Exercise goal: Among the lines below, count those that include "ciphertext", and state the count alone.

Given data:
§ §
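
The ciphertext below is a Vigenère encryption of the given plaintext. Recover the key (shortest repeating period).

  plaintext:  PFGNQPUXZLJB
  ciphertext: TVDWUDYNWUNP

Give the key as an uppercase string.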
§ §
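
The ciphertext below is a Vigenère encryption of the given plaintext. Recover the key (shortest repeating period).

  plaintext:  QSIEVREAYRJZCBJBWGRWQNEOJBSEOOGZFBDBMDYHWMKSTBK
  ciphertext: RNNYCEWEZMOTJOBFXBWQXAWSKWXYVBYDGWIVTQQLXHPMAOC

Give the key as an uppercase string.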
§ §
Output of the exercise: 4